### TASK INSTRUCTIONS
Which lines in the data below contain the word "following"? Pull each of them out.

### INPUT FOR THIS TASK
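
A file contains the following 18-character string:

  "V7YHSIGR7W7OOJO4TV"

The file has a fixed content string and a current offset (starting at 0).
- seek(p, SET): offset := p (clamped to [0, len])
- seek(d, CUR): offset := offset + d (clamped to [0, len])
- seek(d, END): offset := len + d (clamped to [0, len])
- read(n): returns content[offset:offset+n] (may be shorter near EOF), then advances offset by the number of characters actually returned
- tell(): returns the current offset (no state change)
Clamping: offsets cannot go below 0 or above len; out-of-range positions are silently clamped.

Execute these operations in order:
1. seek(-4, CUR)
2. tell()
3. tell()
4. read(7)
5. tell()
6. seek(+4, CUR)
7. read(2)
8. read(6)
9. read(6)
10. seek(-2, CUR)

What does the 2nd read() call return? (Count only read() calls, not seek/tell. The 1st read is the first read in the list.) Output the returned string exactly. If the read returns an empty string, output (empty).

Answer: OO

Derivation:
After 1 (seek(-4, CUR)): offset=0
After 2 (tell()): offset=0
After 3 (tell()): offset=0
After 4 (read(7)): returned 'V7YHSIG', offset=7
After 5 (tell()): offset=7
After 6 (seek(+4, CUR)): offset=11
After 7 (read(2)): returned 'OO', offset=13
After 8 (read(6)): returned 'JO4TV', offset=18
After 9 (read(6)): returned '', offset=18
After 10 (seek(-2, CUR)): offset=16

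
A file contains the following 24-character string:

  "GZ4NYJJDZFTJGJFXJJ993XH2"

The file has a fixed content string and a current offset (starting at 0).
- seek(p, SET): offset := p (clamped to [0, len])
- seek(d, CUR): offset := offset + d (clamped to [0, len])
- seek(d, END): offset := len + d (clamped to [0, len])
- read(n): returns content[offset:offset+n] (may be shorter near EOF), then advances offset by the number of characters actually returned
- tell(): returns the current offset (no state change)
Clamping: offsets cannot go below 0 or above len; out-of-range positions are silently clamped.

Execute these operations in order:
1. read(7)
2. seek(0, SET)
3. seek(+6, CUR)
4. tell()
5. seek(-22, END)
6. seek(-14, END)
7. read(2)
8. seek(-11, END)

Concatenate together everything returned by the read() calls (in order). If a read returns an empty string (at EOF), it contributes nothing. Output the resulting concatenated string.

After 1 (read(7)): returned 'GZ4NYJJ', offset=7
After 2 (seek(0, SET)): offset=0
After 3 (seek(+6, CUR)): offset=6
After 4 (tell()): offset=6
After 5 (seek(-22, END)): offset=2
After 6 (seek(-14, END)): offset=10
After 7 (read(2)): returned 'TJ', offset=12
After 8 (seek(-11, END)): offset=13

Answer: GZ4NYJJTJ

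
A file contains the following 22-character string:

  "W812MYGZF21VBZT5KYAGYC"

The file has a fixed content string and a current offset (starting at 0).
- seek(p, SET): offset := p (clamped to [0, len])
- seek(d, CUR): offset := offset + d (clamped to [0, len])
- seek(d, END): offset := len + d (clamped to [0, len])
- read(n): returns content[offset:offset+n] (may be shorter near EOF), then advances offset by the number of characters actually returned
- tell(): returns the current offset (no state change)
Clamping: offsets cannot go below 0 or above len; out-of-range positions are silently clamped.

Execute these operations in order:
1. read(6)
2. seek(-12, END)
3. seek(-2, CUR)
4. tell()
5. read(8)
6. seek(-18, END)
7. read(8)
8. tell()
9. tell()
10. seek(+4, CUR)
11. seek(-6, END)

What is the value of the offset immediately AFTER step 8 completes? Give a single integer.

After 1 (read(6)): returned 'W812MY', offset=6
After 2 (seek(-12, END)): offset=10
After 3 (seek(-2, CUR)): offset=8
After 4 (tell()): offset=8
After 5 (read(8)): returned 'F21VBZT5', offset=16
After 6 (seek(-18, END)): offset=4
After 7 (read(8)): returned 'MYGZF21V', offset=12
After 8 (tell()): offset=12

Answer: 12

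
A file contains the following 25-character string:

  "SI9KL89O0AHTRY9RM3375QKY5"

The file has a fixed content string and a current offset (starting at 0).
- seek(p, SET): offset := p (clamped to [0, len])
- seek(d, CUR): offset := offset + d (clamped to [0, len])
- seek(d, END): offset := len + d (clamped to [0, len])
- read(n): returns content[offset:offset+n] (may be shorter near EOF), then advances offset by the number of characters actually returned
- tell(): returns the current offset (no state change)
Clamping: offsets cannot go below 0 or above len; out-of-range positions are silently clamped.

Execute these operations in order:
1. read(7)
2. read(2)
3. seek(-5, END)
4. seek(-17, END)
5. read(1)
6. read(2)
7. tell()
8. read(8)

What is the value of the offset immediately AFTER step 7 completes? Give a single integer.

After 1 (read(7)): returned 'SI9KL89', offset=7
After 2 (read(2)): returned 'O0', offset=9
After 3 (seek(-5, END)): offset=20
After 4 (seek(-17, END)): offset=8
After 5 (read(1)): returned '0', offset=9
After 6 (read(2)): returned 'AH', offset=11
After 7 (tell()): offset=11

Answer: 11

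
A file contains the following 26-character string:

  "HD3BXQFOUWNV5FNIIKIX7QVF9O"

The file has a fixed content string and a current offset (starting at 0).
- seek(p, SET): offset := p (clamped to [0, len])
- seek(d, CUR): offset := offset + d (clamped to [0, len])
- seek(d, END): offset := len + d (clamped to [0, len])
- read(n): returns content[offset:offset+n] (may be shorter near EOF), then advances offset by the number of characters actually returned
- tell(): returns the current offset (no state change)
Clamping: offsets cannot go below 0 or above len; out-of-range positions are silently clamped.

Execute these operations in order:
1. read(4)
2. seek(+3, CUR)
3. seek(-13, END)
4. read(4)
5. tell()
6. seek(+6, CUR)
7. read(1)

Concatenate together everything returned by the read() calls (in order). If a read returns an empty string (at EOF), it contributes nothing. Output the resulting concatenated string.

After 1 (read(4)): returned 'HD3B', offset=4
After 2 (seek(+3, CUR)): offset=7
After 3 (seek(-13, END)): offset=13
After 4 (read(4)): returned 'FNII', offset=17
After 5 (tell()): offset=17
After 6 (seek(+6, CUR)): offset=23
After 7 (read(1)): returned 'F', offset=24

Answer: HD3BFNIIF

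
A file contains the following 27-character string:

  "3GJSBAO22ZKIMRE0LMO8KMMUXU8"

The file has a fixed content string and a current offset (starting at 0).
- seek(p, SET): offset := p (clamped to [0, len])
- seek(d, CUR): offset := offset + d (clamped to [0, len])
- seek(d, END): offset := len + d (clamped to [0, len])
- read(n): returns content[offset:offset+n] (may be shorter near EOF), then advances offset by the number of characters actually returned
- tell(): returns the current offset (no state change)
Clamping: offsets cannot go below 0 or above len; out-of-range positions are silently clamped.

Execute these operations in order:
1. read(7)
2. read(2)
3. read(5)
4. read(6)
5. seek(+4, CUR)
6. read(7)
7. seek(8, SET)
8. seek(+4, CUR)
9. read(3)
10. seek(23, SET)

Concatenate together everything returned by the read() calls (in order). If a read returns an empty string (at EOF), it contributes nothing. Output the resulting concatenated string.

Answer: 3GJSBAO22ZKIMRE0LMO8XU8MRE

Derivation:
After 1 (read(7)): returned '3GJSBAO', offset=7
After 2 (read(2)): returned '22', offset=9
After 3 (read(5)): returned 'ZKIMR', offset=14
After 4 (read(6)): returned 'E0LMO8', offset=20
After 5 (seek(+4, CUR)): offset=24
After 6 (read(7)): returned 'XU8', offset=27
After 7 (seek(8, SET)): offset=8
After 8 (seek(+4, CUR)): offset=12
After 9 (read(3)): returned 'MRE', offset=15
After 10 (seek(23, SET)): offset=23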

### SOLUTION FOR THIS EXERCISE
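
A file contains the following 18-character string:
A file contains the following 24-character string:
A file contains the following 22-character string:
A file contains the following 25-character string:
A file contains the following 26-character string:
A file contains the following 27-character string: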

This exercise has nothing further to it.